▶ WHAT YOU HAVE TO DO
Return all lines of the records that contain the word "system".

▶ RECORD SET

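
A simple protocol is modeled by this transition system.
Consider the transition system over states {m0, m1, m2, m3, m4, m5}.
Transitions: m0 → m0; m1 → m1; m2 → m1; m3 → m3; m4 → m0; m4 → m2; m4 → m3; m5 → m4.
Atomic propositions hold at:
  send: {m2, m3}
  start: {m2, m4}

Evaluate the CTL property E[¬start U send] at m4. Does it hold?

No

Sat(¬start) = {m0, m1, m3, m5}
E[¬start U send]: least fixpoint, start Z0 = Sat(send) = {m2, m3}, add states in Sat(¬start) with some successor in Z. Already a fixed point.
Sat(E[¬start U send]) = {m2, m3}
m4 ∉ Sat(E[¬start U send]) = {m2, m3}, so the formula does not hold at m4.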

▶ EXPECTED ANSWER
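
A simple protocol is modeled by this transition system.
Consider the transition system over states {m0, m1, m2, m3, m4, m5}.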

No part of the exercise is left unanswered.